Could you restate exactly the lines that begin at the line with "dn(u+v) = (dn" and end at the final line of the data?

==== Information ====

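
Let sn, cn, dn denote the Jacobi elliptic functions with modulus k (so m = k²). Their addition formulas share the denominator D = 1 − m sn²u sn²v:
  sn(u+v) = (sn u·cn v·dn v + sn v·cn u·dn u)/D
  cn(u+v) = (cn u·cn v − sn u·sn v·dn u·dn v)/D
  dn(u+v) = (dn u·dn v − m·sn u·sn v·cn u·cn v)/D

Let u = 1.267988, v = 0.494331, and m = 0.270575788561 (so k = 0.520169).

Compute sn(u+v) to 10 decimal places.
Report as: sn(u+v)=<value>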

====

Task output:
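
  dn(u+v) = (dn u·dn v − m·sn u·sn v·cn u·cn v)/D

Let u = 1.267988, v = 0.494331, and m = 0.270575788561 (so k = 0.520169).

Compute sn(u+v) to 10 decimal places.
Report as: sn(u+v)=<value>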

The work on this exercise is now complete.